__Problem to solve__: A verbatim transcription of every record below is required.

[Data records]
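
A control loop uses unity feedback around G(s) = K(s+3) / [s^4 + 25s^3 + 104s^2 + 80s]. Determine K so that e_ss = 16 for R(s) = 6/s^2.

10

Lowest-order denominator term is 80s, so the open loop has 1 pole at the origin → type 1 system.
K_v = lim_{s→0} s·G(s) = K·3 / 80 = 0.0375·K.
e_ss = 6/K_v = 16 ⇒ K_v = 0.375 ⇒ K = 0.375/0.0375 = 10.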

__Exercise response__:
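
A control loop uses unity feedback around G(s) = K(s+3) / [s^4 + 25s^3 + 104s^2 + 80s]. Determine K so that e_ss = 16 for R(s) = 6/s^2.

10

Lowest-order denominator term is 80s, so the open loop has 1 pole at the origin → type 1 system.
K_v = lim_{s→0} s·G(s) = K·3 / 80 = 0.0375·K.
e_ss = 6/K_v = 16 ⇒ K_v = 0.375 ⇒ K = 0.375/0.0375 = 10.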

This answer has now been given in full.